Nothing in the data may be omitted; output it all verbatim.

• Records for the task:
****************************************
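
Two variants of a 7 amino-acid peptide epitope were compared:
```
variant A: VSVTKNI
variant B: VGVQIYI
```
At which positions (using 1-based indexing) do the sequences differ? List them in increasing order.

2, 4, 5, 6

Scanning 1-based: 2: S/G; 4: T/Q; 5: K/I; 6: N/Y.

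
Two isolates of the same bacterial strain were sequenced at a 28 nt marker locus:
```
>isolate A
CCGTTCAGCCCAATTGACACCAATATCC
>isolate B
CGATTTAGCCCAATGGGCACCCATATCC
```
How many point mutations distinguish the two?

6

The sequences differ at positions 2, 3, 6, 15, 17, 22 (1-based) — 6 in total.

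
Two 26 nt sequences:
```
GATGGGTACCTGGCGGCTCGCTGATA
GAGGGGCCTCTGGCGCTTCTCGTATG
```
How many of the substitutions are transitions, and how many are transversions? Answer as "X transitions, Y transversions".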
****************************************
• Result of the exercise:
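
Two variants of a 7 amino-acid peptide epitope were compared:
```
variant A: VSVTKNI
variant B: VGVQIYI
```
At which positions (using 1-based indexing) do the sequences differ? List them in increasing order.

2, 4, 5, 6

Scanning 1-based: 2: S/G; 4: T/Q; 5: K/I; 6: N/Y.

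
Two isolates of the same bacterial strain were sequenced at a 28 nt marker locus:
```
>isolate A
CCGTTCAGCCCAATTGACACCAATATCC
>isolate B
CGATTTAGCCCAATGGGCACCCATATCC
```
How many point mutations distinguish the two?

6

The sequences differ at positions 2, 3, 6, 15, 17, 22 (1-based) — 6 in total.

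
Two 26 nt sequences:
```
GATGGGTACCTGGCGGCTCGCTGATA
GAGGGGCCTCTGGCGCTTCTCGTATG
```
How many of the substitutions are transitions, and how many are transversions? Answer as "X transitions, Y transversions".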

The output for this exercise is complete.